Records for processing>
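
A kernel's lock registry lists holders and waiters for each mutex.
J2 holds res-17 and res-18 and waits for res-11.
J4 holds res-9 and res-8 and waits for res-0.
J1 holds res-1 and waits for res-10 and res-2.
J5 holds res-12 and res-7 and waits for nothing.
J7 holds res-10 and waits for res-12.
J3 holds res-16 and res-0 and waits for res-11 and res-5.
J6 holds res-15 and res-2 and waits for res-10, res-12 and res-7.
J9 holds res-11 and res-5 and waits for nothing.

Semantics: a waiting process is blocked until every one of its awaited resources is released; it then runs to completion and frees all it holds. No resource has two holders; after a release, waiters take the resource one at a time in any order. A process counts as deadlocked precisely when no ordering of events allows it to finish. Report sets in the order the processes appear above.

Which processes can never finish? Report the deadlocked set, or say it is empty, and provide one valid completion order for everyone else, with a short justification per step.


The deadlocked set is empty.
Key observation: there is no circular wait here — follow any chain and it reaches a process that is free to run now.
One completion order for the rest: J9, J5, J3, J4, J7, J6, J1, J2.
Walking it through:
  J9: no waits; runs immediately, freeing res-11 and res-5
  J5: no waits; runs immediately, freeing res-12 and res-7
  run J3 (all its waits — res-11 and res-5 — are resolved); releases res-16 and res-0
  run J4 (all its waits — res-0 — are resolved); releases res-9 and res-8
  run J7 (all its waits — res-12 — are resolved); releases res-10
  run J6 (all its waits — res-10, res-12 and res-7 — are resolved); releases res-15 and res-2
  run J1 (all its waits — res-10 and res-2 — are resolved); releases res-1
  run J2 (all its waits — res-11 — are resolved); releases res-17 and res-18


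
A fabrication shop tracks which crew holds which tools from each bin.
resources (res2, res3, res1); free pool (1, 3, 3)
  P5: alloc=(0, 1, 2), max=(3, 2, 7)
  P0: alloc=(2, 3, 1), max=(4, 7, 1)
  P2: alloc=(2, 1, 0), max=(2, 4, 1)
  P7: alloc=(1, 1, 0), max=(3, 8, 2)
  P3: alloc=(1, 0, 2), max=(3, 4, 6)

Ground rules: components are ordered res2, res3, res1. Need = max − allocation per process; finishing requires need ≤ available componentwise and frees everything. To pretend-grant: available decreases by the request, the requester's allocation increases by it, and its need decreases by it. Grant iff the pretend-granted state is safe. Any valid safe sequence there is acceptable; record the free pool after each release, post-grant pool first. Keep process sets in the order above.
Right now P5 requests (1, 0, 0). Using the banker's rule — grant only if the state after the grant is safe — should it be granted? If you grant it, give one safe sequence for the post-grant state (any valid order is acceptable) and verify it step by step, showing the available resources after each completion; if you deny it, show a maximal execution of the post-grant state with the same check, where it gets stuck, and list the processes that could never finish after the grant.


GRANT: granting preserves safety; a valid post-grant sequence is P2, P0, P3, P5, P7.
Key observation: with (0, 3, 3) left after the transfer, P2 can run at once — the state stays safe.
Verifying the post-grant state step by step:
  pool = (0, 3, 3)
  P2: need (0, 3, 1) fits (0, 3, 3); releases (2, 1, 0), pool now (2, 4, 3)
  P0: need (2, 4, 0) fits (2, 4, 3); releases (2, 3, 1), pool now (4, 7, 4)
  P3: need (2, 4, 4) fits (4, 7, 4); releases (1, 0, 2), pool now (5, 7, 6)
  P5: need (2, 1, 5) fits (5, 7, 6); releases (1, 1, 2), pool now (6, 8, 8)
  P7: need (2, 7, 2) fits (6, 8, 8); releases (1, 1, 0), pool now (7, 9, 8)


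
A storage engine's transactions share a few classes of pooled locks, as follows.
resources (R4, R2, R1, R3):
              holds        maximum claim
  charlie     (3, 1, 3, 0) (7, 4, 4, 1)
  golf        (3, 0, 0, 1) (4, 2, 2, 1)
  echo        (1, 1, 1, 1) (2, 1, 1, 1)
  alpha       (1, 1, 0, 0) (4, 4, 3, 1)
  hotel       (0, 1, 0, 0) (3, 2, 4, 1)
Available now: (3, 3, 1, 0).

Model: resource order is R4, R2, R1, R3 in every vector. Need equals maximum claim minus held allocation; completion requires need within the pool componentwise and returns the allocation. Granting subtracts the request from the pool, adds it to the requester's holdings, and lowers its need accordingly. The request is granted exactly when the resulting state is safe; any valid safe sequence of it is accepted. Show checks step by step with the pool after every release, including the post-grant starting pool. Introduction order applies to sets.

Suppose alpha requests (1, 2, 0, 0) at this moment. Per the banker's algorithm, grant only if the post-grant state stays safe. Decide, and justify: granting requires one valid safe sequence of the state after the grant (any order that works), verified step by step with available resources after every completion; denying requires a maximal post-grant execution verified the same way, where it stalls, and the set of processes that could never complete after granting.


DENY: after the grant no complete ordering would exist.
Key observation: after echo, golf the pool peaks at (6, 2, 2, 2), and each blocked process is short somewhere: charlie on R2; alpha on R1; hotel on R1.
After a pretend grant, a maximal execution: echo, golf — then nothing else fits. Walking it through:
  pool = (2, 1, 1, 0)
  echo: need (1, 0, 0, 0) fits (2, 1, 1, 0); releases (1, 1, 1, 1), pool now (3, 2, 2, 1)
  golf: need (1, 2, 2, 0) fits (3, 2, 2, 1); releases (3, 0, 0, 1), pool now (6, 2, 2, 2)
  blocked: charlie wants (4, 3, 1, 1), pool (6, 2, 2, 2) — not enough R2
  blocked: alpha wants (2, 1, 3, 1), pool (6, 2, 2, 2) — not enough R1
  blocked: hotel wants (3, 1, 4, 1), pool (6, 2, 2, 2) — not enough R1
Processes that could never finish after the grant: charlie, alpha and hotel.


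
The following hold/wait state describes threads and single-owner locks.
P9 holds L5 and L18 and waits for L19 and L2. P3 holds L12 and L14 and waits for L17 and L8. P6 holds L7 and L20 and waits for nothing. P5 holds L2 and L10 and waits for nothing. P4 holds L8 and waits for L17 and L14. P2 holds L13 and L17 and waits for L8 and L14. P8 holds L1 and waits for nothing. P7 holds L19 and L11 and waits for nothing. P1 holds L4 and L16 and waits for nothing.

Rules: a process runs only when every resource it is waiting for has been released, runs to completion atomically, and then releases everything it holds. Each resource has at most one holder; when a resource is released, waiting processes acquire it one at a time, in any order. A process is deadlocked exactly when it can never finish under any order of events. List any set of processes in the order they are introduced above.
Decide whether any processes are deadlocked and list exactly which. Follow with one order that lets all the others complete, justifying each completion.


Deadlocked set: P3, P4 and P2.
Key observation: the waits loop around P3 -> P4 -> P3 with no way out; P2 is caught in further circular waits.
The rest can finish in the order P5, P7, P9, P8, P6, P1.
Verifying each step:
  P5: no waits; runs immediately, freeing L2 and L10
  P7: no waits; runs immediately, freeing L19 and L11
  P9: everything it awaited (L19 and L2) is free; runs, freeing L5 and L18
  P8: no waits; runs immediately, freeing L1
  P6: no waits; runs immediately, freeing L7 and L20
  P1: no waits; runs immediately, freeing L4 and L16


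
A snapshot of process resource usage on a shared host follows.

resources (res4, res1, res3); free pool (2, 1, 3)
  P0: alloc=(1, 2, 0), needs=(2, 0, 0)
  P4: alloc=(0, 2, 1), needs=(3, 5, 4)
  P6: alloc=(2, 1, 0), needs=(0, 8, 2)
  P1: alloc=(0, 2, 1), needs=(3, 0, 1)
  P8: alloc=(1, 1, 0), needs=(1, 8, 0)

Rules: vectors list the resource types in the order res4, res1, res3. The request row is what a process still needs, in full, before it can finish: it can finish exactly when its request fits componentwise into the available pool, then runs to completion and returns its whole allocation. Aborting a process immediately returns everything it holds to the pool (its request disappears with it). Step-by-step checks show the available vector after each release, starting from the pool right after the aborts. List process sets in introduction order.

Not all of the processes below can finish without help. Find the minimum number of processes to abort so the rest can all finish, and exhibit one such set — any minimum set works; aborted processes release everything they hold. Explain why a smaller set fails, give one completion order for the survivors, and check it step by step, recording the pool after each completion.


The answer: abort P6.
Key observation: P8 was stuck for good until P6 gave back (2, 1, 0); in the order shown it finishes at step 4.
Minimality: the empty abort set fails — the state is deadlocked as it stands.
Survivors finish in the order: P1, P0, P4, P8. Step-by-step check (pool after the aborts first):
  pool = (4, 2, 3)
  P1: need (3, 0, 1) fits (4, 2, 3); releases (0, 2, 1), pool now (4, 4, 4)
  P0: need (2, 0, 0) fits (4, 4, 4); releases (1, 2, 0), pool now (5, 6, 4)
  P4: need (3, 5, 4) fits (5, 6, 4); releases (0, 2, 1), pool now (5, 8, 5)
  P8: need (1, 8, 0) fits (5, 8, 5); releases (1, 1, 0), pool now (6, 9, 5)


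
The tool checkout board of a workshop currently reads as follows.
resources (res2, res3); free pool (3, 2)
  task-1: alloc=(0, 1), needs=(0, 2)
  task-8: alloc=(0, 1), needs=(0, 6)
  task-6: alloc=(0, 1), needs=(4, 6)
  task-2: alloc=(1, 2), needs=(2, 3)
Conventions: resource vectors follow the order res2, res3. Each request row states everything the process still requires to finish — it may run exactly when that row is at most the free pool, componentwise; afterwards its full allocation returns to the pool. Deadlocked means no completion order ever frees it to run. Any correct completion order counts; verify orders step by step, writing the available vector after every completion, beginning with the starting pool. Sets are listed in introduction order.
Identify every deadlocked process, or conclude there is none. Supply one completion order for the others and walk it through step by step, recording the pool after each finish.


The deadlocked set is task-8 and task-6.
Key observation: even finishing task-1, task-2 leaves just (4, 5) free — too little res3 for any of the remaining processes.
One completion order for the rest: task-1, task-2. Check, step by step:
  pool = (3, 2)
  task-1: need (0, 2) fits (3, 2); releases (0, 1), pool now (3, 3)
  task-2: need (2, 3) fits (3, 3); releases (1, 2), pool now (4, 5)
The blocked processes can never fit:
  task-8 cannot run: need (0, 6) vs free (4, 5) (insufficient res3)
  task-6 cannot run: need (4, 6) vs free (4, 5) (insufficient res3)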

Exercise prompt>
Find where the line with "resources (res4, res1, res3);" sits in the material above, then copy exactly from it through the line with "P8: alloc=(1, 1, 0), needs=(1, 8, 0)". Add no other line.

Answer space>
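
resources (res4, res1, res3); free pool (2, 1, 3)
  P0: alloc=(1, 2, 0), needs=(2, 0, 0)
  P4: alloc=(0, 2, 1), needs=(3, 5, 4)
  P6: alloc=(2, 1, 0), needs=(0, 8, 2)
  P1: alloc=(0, 2, 1), needs=(3, 0, 1)
  P8: alloc=(1, 1, 0), needs=(1, 8, 0)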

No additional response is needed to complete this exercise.